(Stored data)

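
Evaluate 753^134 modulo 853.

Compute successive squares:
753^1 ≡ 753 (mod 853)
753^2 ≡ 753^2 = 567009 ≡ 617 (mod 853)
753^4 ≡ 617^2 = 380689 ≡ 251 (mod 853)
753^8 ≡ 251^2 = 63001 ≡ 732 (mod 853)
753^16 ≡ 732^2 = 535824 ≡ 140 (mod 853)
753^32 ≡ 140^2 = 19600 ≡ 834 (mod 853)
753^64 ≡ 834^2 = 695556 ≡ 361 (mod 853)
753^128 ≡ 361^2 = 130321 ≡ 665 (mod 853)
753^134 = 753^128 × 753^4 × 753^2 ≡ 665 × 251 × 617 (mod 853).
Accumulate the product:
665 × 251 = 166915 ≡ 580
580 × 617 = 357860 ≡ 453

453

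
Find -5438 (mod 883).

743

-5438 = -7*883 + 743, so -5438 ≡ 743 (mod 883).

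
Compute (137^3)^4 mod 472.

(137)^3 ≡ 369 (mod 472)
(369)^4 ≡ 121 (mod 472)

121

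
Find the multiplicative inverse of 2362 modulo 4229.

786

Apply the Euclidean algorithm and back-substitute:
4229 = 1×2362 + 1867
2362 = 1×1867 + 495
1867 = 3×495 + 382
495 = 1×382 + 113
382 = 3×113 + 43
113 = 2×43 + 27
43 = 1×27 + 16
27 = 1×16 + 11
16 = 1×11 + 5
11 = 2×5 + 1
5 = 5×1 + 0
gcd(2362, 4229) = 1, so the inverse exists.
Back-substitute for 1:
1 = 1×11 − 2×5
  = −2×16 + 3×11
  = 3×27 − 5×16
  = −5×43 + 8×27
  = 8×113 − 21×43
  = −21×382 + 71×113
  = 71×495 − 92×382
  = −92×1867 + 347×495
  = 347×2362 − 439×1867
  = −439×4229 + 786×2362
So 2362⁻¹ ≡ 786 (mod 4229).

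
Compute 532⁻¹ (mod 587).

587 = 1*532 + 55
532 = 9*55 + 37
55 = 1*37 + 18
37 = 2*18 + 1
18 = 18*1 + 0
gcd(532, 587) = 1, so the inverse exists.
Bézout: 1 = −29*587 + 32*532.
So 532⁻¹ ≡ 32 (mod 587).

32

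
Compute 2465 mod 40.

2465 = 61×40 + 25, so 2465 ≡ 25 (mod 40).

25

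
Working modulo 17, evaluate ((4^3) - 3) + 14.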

▸ **Required work**
Print every record exactly as it was given.

▸ **Response box**
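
Evaluate 753^134 modulo 853.

Compute successive squares:
753^1 ≡ 753 (mod 853)
753^2 ≡ 753^2 = 567009 ≡ 617 (mod 853)
753^4 ≡ 617^2 = 380689 ≡ 251 (mod 853)
753^8 ≡ 251^2 = 63001 ≡ 732 (mod 853)
753^16 ≡ 732^2 = 535824 ≡ 140 (mod 853)
753^32 ≡ 140^2 = 19600 ≡ 834 (mod 853)
753^64 ≡ 834^2 = 695556 ≡ 361 (mod 853)
753^128 ≡ 361^2 = 130321 ≡ 665 (mod 853)
753^134 = 753^128 × 753^4 × 753^2 ≡ 665 × 251 × 617 (mod 853).
Accumulate the product:
665 × 251 = 166915 ≡ 580
580 × 617 = 357860 ≡ 453

453

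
Find -5438 (mod 883).

743

-5438 = -7*883 + 743, so -5438 ≡ 743 (mod 883).

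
Compute (137^3)^4 mod 472.

(137)^3 ≡ 369 (mod 472)
(369)^4 ≡ 121 (mod 472)

121

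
Find the multiplicative inverse of 2362 modulo 4229.

786

Apply the Euclidean algorithm and back-substitute:
4229 = 1×2362 + 1867
2362 = 1×1867 + 495
1867 = 3×495 + 382
495 = 1×382 + 113
382 = 3×113 + 43
113 = 2×43 + 27
43 = 1×27 + 16
27 = 1×16 + 11
16 = 1×11 + 5
11 = 2×5 + 1
5 = 5×1 + 0
gcd(2362, 4229) = 1, so the inverse exists.
Back-substitute for 1:
1 = 1×11 − 2×5
  = −2×16 + 3×11
  = 3×27 − 5×16
  = −5×43 + 8×27
  = 8×113 − 21×43
  = −21×382 + 71×113
  = 71×495 − 92×382
  = −92×1867 + 347×495
  = 347×2362 − 439×1867
  = −439×4229 + 786×2362
So 2362⁻¹ ≡ 786 (mod 4229).

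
Compute 532⁻¹ (mod 587).

587 = 1*532 + 55
532 = 9*55 + 37
55 = 1*37 + 18
37 = 2*18 + 1
18 = 18*1 + 0
gcd(532, 587) = 1, so the inverse exists.
Bézout: 1 = −29*587 + 32*532.
So 532⁻¹ ≡ 32 (mod 587).

32

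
Compute 2465 mod 40.

2465 = 61×40 + 25, so 2465 ≡ 25 (mod 40).

25

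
Working modulo 17, evaluate ((4^3) - 3) + 14.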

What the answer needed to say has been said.